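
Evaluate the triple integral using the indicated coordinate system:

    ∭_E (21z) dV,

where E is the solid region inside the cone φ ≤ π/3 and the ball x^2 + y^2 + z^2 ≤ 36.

In spherical coordinates, x = ρ sin(φ) cos(θ), y = ρ sin(φ) sin(θ), z = ρ cos(φ), and dV = ρ^2 sin(φ) dρ dφ dθ.

The integrand becomes 21ρ cos(φ), so

    ∭_E (21z) dV = ∫_{0}^{2π} ∫_{0}^{π/3} ∫_{0}^{6} (21ρ cos(φ)) · ρ^2 sin(φ) dρ dφ dθ.

Inner (ρ): 3402sin(2φ).
Middle (φ): 5103/2.
Outer (θ): 5103π.

Therefore the triple integral equals 5103π.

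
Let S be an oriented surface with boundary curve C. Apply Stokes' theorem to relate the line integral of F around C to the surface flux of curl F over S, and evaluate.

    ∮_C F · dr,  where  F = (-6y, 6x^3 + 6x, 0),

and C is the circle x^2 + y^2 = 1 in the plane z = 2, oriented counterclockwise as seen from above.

Let S be the flat disk x^2 + y^2 ≤ 1 in the plane z = 2, with upward unit normal n̂ = ẑ. By Stokes' theorem,

    ∮_C F · dr = ∬_S (∇ × F) · n̂ dS = ∬_D (curl F)_z dA,

where D is the disk x^2 + y^2 ≤ 1.

Compute the curl of F = (-6y, 6x^3 + 6x, 0):
    (∇ × F)_x = ∂F_z/∂y - ∂F_y/∂z = 0,
    (∇ × F)_y = ∂F_x/∂z - ∂F_z/∂x = 0,
    (∇ × F)_z = ∂F_y/∂x - ∂F_x/∂y = 18x^2 + 12.

On z = 2, (curl F)_z = 18x^2 + 12.

Convert to polar (x = r cos θ, y = r sin θ, dA = r dr dθ); the integrand becomes 18r^2cos(θ)^2 + 12, so

    ∬_D (curl F)_z dA = ∫_0^{2π} ∫_0^{1} (18r^2cos(θ)^2 + 12) · r dr dθ.

Inner (r from 0 to 1): 9cos(θ)^2/2 + 6.
Outer (θ from 0 to 2π): 33π/2.

Therefore ∮_C F · dr = 33π/2.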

····················

GOAL OF THE EXERCISE ▸
Without leaving anything out, give the entries again exactly.

RESULT BELOW ▸
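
Evaluate the triple integral using the indicated coordinate system:

    ∭_E (21z) dV,

where E is the solid region inside the cone φ ≤ π/3 and the ball x^2 + y^2 + z^2 ≤ 36.

In spherical coordinates, x = ρ sin(φ) cos(θ), y = ρ sin(φ) sin(θ), z = ρ cos(φ), and dV = ρ^2 sin(φ) dρ dφ dθ.

The integrand becomes 21ρ cos(φ), so

    ∭_E (21z) dV = ∫_{0}^{2π} ∫_{0}^{π/3} ∫_{0}^{6} (21ρ cos(φ)) · ρ^2 sin(φ) dρ dφ dθ.

Inner (ρ): 3402sin(2φ).
Middle (φ): 5103/2.
Outer (θ): 5103π.

Therefore the triple integral equals 5103π.

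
Let S be an oriented surface with boundary curve C. Apply Stokes' theorem to relate the line integral of F around C to the surface flux of curl F over S, and evaluate.

    ∮_C F · dr,  where  F = (-6y, 6x^3 + 6x, 0),

and C is the circle x^2 + y^2 = 1 in the plane z = 2, oriented counterclockwise as seen from above.

Let S be the flat disk x^2 + y^2 ≤ 1 in the plane z = 2, with upward unit normal n̂ = ẑ. By Stokes' theorem,

    ∮_C F · dr = ∬_S (∇ × F) · n̂ dS = ∬_D (curl F)_z dA,

where D is the disk x^2 + y^2 ≤ 1.

Compute the curl of F = (-6y, 6x^3 + 6x, 0):
    (∇ × F)_x = ∂F_z/∂y - ∂F_y/∂z = 0,
    (∇ × F)_y = ∂F_x/∂z - ∂F_z/∂x = 0,
    (∇ × F)_z = ∂F_y/∂x - ∂F_x/∂y = 18x^2 + 12.

On z = 2, (curl F)_z = 18x^2 + 12.

Convert to polar (x = r cos θ, y = r sin θ, dA = r dr dθ); the integrand becomes 18r^2cos(θ)^2 + 12, so

    ∬_D (curl F)_z dA = ∫_0^{2π} ∫_0^{1} (18r^2cos(θ)^2 + 12) · r dr dθ.

Inner (r from 0 to 1): 9cos(θ)^2/2 + 6.
Outer (θ from 0 to 2π): 33π/2.

Therefore ∮_C F · dr = 33π/2.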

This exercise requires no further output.